══ Source material ══

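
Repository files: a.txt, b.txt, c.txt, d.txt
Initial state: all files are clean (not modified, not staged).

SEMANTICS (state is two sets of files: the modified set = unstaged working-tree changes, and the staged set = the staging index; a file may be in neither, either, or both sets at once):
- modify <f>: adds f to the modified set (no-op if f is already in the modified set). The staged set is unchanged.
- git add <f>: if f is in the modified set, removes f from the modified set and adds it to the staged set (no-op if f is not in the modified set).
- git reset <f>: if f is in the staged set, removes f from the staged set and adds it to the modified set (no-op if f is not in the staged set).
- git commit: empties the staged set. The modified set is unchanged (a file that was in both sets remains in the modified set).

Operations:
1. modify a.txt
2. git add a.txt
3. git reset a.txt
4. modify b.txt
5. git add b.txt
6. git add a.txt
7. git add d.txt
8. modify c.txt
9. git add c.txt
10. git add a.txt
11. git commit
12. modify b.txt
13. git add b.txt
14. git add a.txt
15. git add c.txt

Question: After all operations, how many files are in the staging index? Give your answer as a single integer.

After op 1 (modify a.txt): modified={a.txt} staged={none}
After op 2 (git add a.txt): modified={none} staged={a.txt}
After op 3 (git reset a.txt): modified={a.txt} staged={none}
After op 4 (modify b.txt): modified={a.txt, b.txt} staged={none}
After op 5 (git add b.txt): modified={a.txt} staged={b.txt}
After op 6 (git add a.txt): modified={none} staged={a.txt, b.txt}
After op 7 (git add d.txt): modified={none} staged={a.txt, b.txt}
After op 8 (modify c.txt): modified={c.txt} staged={a.txt, b.txt}
After op 9 (git add c.txt): modified={none} staged={a.txt, b.txt, c.txt}
After op 10 (git add a.txt): modified={none} staged={a.txt, b.txt, c.txt}
After op 11 (git commit): modified={none} staged={none}
After op 12 (modify b.txt): modified={b.txt} staged={none}
After op 13 (git add b.txt): modified={none} staged={b.txt}
After op 14 (git add a.txt): modified={none} staged={b.txt}
After op 15 (git add c.txt): modified={none} staged={b.txt}
Final staged set: {b.txt} -> count=1

Answer: 1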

═══

**Aim of the exercise**
Start at the first line of the entries above. Set down each line exactly through the one with "SEMANTICS (state is", and stop there.

**Exercise answer**
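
Repository files: a.txt, b.txt, c.txt, d.txt
Initial state: all files are clean (not modified, not staged).

SEMANTICS (state is two sets of files: the modified set = unstaged working-tree changes, and the staged set = the staging index; a file may be in neither, either, or both sets at once):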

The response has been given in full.